==== The data ====
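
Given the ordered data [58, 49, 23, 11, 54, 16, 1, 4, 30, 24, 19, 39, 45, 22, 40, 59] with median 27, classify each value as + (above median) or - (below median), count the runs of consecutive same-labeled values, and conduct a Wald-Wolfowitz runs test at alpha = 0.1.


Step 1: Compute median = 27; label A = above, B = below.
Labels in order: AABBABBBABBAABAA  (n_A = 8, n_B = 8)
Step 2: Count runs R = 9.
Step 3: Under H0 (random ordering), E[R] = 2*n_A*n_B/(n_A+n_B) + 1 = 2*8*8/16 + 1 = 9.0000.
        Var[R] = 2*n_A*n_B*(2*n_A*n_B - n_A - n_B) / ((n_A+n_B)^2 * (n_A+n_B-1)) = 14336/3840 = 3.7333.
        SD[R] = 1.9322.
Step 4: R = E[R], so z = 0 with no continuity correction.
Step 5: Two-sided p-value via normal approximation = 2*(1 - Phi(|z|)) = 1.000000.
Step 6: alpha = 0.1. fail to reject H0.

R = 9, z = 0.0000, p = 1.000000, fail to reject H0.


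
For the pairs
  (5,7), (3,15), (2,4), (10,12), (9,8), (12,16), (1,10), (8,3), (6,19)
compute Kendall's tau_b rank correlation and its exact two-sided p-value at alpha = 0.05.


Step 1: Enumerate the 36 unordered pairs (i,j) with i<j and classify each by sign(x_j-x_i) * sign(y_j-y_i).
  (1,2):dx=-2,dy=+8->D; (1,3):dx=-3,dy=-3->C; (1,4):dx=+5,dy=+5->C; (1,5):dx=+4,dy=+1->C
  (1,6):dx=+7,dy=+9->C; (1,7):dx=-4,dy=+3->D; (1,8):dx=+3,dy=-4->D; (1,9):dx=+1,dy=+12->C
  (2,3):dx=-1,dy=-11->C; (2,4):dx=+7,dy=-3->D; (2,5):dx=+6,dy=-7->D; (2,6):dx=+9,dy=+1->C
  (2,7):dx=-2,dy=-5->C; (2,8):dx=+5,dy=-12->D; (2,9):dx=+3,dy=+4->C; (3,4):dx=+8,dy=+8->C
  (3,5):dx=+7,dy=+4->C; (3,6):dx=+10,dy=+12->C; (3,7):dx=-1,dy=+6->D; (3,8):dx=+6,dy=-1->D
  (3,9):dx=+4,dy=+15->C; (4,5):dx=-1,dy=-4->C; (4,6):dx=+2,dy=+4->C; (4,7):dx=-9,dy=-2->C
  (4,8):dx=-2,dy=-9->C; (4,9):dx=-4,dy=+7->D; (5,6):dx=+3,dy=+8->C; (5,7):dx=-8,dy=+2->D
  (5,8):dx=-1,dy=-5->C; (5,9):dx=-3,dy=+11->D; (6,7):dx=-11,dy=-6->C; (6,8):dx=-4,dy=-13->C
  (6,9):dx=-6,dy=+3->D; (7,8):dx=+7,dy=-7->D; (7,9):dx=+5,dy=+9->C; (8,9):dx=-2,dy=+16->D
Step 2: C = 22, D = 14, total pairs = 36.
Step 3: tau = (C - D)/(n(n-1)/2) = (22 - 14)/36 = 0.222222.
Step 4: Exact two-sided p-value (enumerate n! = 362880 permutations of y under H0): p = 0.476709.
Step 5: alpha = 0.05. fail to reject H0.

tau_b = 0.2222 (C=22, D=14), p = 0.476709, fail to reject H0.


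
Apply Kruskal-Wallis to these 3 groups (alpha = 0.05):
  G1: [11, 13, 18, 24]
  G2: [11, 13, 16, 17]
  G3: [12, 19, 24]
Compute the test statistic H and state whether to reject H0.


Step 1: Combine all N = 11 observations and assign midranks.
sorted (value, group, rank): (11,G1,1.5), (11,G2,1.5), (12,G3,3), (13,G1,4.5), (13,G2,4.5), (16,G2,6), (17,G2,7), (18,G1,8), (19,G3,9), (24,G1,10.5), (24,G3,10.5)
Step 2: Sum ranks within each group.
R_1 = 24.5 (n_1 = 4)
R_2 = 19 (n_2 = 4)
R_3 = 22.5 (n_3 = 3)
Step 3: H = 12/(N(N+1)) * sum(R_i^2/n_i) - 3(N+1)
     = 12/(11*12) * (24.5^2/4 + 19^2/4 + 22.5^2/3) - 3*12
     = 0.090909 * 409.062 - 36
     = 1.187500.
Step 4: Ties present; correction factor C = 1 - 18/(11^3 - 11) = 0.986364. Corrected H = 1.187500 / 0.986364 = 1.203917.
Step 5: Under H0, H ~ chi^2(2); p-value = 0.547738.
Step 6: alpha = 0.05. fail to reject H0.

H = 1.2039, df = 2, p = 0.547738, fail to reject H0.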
====
==== The data ====
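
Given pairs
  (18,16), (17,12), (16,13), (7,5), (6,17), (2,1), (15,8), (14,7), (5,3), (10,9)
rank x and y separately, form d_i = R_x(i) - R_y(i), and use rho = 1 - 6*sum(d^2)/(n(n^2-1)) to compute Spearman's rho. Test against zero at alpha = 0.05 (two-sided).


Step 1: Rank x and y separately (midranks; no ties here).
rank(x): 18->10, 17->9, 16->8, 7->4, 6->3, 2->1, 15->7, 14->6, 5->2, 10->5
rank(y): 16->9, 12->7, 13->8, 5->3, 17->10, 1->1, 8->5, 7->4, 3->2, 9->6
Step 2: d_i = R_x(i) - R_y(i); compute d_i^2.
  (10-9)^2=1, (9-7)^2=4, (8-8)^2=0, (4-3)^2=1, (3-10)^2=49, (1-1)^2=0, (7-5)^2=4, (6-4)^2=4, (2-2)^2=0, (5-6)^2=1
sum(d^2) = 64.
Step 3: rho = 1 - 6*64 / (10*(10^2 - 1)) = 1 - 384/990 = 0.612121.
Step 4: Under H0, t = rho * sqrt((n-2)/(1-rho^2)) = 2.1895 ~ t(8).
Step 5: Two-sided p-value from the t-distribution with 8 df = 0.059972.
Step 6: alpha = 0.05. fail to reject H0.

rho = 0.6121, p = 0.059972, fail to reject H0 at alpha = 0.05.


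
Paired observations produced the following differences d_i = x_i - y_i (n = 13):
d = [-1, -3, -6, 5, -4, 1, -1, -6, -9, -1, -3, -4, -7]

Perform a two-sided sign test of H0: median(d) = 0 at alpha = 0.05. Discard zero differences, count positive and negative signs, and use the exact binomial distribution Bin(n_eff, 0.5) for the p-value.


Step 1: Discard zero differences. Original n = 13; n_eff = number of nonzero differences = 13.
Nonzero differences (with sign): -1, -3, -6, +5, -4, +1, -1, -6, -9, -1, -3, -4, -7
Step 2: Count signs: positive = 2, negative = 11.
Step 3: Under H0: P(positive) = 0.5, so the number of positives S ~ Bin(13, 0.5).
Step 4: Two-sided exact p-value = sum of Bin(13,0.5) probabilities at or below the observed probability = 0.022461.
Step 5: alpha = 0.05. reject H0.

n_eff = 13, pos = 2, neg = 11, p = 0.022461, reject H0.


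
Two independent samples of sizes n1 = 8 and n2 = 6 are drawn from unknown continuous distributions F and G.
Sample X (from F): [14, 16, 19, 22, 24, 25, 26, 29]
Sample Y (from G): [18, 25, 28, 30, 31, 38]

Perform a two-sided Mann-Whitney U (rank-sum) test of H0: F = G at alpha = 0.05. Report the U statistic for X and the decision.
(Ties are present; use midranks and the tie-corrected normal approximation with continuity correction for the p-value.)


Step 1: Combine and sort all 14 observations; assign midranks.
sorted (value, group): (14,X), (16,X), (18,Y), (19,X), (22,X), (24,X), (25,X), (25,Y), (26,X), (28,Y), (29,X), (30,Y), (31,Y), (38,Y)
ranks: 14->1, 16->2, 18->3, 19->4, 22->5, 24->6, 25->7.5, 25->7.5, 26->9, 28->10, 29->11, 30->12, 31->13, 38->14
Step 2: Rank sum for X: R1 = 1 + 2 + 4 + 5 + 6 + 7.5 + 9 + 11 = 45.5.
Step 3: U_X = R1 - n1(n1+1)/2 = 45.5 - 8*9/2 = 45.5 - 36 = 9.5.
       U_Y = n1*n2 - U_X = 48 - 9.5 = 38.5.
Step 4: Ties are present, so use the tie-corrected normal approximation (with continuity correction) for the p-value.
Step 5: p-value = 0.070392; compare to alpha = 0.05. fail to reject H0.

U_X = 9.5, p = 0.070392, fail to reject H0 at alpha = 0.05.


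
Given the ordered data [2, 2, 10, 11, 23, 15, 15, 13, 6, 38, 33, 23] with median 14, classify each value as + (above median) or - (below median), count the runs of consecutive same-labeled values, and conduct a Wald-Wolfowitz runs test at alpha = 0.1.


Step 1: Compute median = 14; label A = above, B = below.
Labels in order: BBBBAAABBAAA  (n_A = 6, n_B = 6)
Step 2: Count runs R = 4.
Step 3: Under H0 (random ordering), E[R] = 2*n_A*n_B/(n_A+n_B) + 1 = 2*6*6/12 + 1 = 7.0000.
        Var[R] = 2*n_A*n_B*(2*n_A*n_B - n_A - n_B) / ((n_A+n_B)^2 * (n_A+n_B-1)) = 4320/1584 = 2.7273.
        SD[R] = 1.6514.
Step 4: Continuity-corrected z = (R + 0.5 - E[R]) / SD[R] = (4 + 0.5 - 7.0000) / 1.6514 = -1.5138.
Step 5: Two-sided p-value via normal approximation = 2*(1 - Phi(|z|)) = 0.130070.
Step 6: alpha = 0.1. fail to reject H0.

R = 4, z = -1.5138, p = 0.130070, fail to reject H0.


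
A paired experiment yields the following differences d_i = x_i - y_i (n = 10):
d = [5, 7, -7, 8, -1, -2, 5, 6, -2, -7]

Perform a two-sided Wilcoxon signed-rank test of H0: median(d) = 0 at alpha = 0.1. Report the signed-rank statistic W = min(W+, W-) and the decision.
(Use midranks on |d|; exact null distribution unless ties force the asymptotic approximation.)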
====
__About this exercise__: Where does the string "decision" appear in the records above? Return every line that holds it.

__Output of the task__:
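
Perform a two-sided Mann-Whitney U (rank-sum) test of H0: F = G at alpha = 0.05. Report the U statistic for X and the decision.
Perform a two-sided Wilcoxon signed-rank test of H0: median(d) = 0 at alpha = 0.1. Report the signed-rank statistic W = min(W+, W-) and the decision.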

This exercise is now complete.